SOURCE MATERIAL |
'''

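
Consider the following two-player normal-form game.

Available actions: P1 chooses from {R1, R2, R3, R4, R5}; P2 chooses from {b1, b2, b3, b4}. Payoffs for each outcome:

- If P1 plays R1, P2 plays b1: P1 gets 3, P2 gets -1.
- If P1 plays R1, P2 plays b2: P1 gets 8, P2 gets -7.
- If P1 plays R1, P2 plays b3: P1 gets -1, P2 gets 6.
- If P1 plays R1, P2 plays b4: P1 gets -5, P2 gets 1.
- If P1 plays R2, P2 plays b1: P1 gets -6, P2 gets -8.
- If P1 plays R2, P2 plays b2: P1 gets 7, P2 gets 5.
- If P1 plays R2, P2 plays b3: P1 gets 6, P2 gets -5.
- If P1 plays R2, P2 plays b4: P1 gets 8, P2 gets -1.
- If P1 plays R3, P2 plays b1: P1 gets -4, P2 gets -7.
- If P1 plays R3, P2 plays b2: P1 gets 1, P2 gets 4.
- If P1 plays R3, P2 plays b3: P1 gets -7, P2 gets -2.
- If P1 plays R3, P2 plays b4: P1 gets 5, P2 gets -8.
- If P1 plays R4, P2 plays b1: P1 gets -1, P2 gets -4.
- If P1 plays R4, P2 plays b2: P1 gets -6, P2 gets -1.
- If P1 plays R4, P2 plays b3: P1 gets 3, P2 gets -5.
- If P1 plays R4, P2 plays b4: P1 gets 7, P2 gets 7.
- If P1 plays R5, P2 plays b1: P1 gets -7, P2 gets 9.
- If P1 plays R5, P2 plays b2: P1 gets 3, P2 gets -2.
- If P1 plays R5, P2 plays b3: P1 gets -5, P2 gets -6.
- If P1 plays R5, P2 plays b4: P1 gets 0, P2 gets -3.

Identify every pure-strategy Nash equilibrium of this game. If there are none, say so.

For each player, find the best response to each opponent profile; mutual best responses are the pure NE.
P1 against b1: payoffs 3, -6, -4, -1, -7 → best response R1.
P1 against b2: payoffs 8, 7, 1, -6, 3 → best response R1.
P1 against b3: payoffs -1, 6, -7, 3, -5 → best response R2.
P1 against b4: payoffs -5, 8, 5, 7, 0 → best response R2.
P2 against R1: payoffs -1, -7, 6, 1 → best response b3.
P2 against R2: payoffs -8, 5, -5, -1 → best response b2.
P2 against R3: payoffs -7, 4, -2, -8 → best response b2.
P2 against R4: payoffs -4, -1, -5, 7 → best response b4.
P2 against R5: payoffs 9, -2, -6, -3 → best response b1.
No profile is a mutual best response for all players.

No pure-strategy Nash equilibrium.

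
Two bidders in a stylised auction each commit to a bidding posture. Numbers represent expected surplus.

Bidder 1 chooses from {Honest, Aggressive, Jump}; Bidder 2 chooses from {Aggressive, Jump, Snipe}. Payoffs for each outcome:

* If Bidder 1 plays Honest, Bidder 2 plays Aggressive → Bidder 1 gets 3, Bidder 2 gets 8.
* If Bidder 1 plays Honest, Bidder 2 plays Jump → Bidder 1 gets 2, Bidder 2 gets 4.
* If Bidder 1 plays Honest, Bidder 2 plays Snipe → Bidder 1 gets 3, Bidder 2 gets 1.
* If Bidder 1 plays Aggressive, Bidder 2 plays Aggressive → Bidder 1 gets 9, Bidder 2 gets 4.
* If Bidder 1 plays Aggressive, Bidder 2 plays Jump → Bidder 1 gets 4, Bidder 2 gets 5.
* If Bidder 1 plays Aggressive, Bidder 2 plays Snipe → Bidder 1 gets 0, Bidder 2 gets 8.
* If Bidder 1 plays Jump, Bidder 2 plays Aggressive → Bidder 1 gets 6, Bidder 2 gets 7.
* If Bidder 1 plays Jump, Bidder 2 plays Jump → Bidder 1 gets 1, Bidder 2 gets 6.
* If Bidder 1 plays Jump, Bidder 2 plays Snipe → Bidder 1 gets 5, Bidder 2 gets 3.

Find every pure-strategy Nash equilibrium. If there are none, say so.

Bidder 1 against Aggressive: payoffs 3, 9, 6 → best response Aggressive.
Bidder 1 against Jump: payoffs 2, 4, 1 → best response Aggressive.
Bidder 1 against Snipe: payoffs 3, 0, 5 → best response Jump.
Bidder 2 against Honest: payoffs 8, 4, 1 → best response Aggressive.
Bidder 2 against Aggressive: payoffs 4, 5, 8 → best response Snipe.
Bidder 2 against Jump: payoffs 7, 6, 3 → best response Aggressive.
No profile is a mutual best response for all players.

There is no pure-strategy Nash equilibrium.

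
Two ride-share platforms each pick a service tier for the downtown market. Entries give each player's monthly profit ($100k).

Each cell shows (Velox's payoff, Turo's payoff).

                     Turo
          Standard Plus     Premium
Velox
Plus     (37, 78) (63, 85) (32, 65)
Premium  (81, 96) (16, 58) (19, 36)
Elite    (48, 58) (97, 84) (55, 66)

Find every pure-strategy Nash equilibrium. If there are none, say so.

(Premium, Standard); (Elite, Plus)

For each player, find the best response to each opponent profile; mutual best responses are the pure NE.
Velox against Standard: payoffs 37, 81, 48 → best response Premium.
Velox against Plus: payoffs 63, 16, 97 → best response Elite.
Velox against Premium: payoffs 32, 19, 55 → best response Elite.
Turo against Plus: payoffs 78, 85, 65 → best response Plus.
Turo against Premium: payoffs 96, 58, 36 → best response Standard.
Turo against Elite: payoffs 58, 84, 66 → best response Plus.
Mutual best responses: (Premium, Standard); (Elite, Plus).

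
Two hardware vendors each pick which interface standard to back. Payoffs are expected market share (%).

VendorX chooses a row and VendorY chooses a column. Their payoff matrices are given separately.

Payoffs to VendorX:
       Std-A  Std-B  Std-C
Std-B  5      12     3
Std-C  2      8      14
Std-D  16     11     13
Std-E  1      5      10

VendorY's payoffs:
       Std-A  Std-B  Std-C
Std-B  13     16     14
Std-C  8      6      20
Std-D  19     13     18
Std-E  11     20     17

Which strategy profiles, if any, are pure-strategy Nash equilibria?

VendorX against Std-A: payoffs 5, 2, 16, 1 → best response Std-D.
VendorX against Std-B: payoffs 12, 8, 11, 5 → best response Std-B.
VendorX against Std-C: payoffs 3, 14, 13, 10 → best response Std-C.
VendorY against Std-B: payoffs 13, 16, 14 → best response Std-B.
VendorY against Std-C: payoffs 8, 6, 20 → best response Std-C.
VendorY against Std-D: payoffs 19, 13, 18 → best response Std-A.
VendorY against Std-E: payoffs 11, 20, 17 → best response Std-B.
Mutual best responses: (Std-B, Std-B); (Std-C, Std-C); (Std-D, Std-A).

The pure Nash equilibria are (Std-B, Std-B), (Std-C, Std-C), (Std-D, Std-A).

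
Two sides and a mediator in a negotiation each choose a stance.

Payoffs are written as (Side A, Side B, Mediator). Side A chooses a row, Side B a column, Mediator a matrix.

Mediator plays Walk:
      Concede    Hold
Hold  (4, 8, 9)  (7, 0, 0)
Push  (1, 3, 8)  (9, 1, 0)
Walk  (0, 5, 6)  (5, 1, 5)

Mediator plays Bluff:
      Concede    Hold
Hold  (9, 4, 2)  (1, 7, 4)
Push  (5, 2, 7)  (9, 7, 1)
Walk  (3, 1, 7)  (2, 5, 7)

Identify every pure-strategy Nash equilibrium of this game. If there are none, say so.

Side A against (Concede, Walk): payoffs 4, 1, 0 → best response Hold.
Side A against (Concede, Bluff): payoffs 9, 5, 3 → best response Hold.
Side A against (Hold, Walk): payoffs 7, 9, 5 → best response Push.
Side A against (Hold, Bluff): payoffs 1, 9, 2 → best response Push.
Side B against (Hold, Walk): payoffs 8, 0 → best response Concede.
Side B against (Hold, Bluff): payoffs 4, 7 → best response Hold.
Side B against (Push, Walk): payoffs 3, 1 → best response Concede.
Side B against (Push, Bluff): payoffs 2, 7 → best response Hold.
Side B against (Walk, Walk): payoffs 5, 1 → best response Concede.
Side B against (Walk, Bluff): payoffs 1, 5 → best response Hold.
Mediator against (Hold, Concede): payoffs 9, 2 → best response Walk.
Mediator against (Hold, Hold): payoffs 0, 4 → best response Bluff.
Mediator against (Push, Concede): payoffs 8, 7 → best response Walk.
Mediator against (Push, Hold): payoffs 0, 1 → best response Bluff.
Mediator against (Walk, Concede): payoffs 6, 7 → best response Bluff.
Mediator against (Walk, Hold): payoffs 5, 7 → best response Bluff.
Mutual best responses: (Hold, Concede, Walk); (Push, Hold, Bluff).

Pure-strategy Nash equilibria: (Hold, Concede, Walk); (Push, Hold, Bluff)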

'''

The lines to retype run from the start of the entries through the line containing "- If P1 plays R2, P2 plays b3: P1"; reproduce them exactly and add nothing.

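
Consider the following two-player normal-form game.

Available actions: P1 chooses from {R1, R2, R3, R4, R5}; P2 chooses from {b1, b2, b3, b4}. Payoffs for each outcome:

- If P1 plays R1, P2 plays b1: P1 gets 3, P2 gets -1.
- If P1 plays R1, P2 plays b2: P1 gets 8, P2 gets -7.
- If P1 plays R1, P2 plays b3: P1 gets -1, P2 gets 6.
- If P1 plays R1, P2 plays b4: P1 gets -5, P2 gets 1.
- If P1 plays R2, P2 plays b1: P1 gets -6, P2 gets -8.
- If P1 plays R2, P2 plays b2: P1 gets 7, P2 gets 5.
- If P1 plays R2, P2 plays b3: P1 gets 6, P2 gets -5.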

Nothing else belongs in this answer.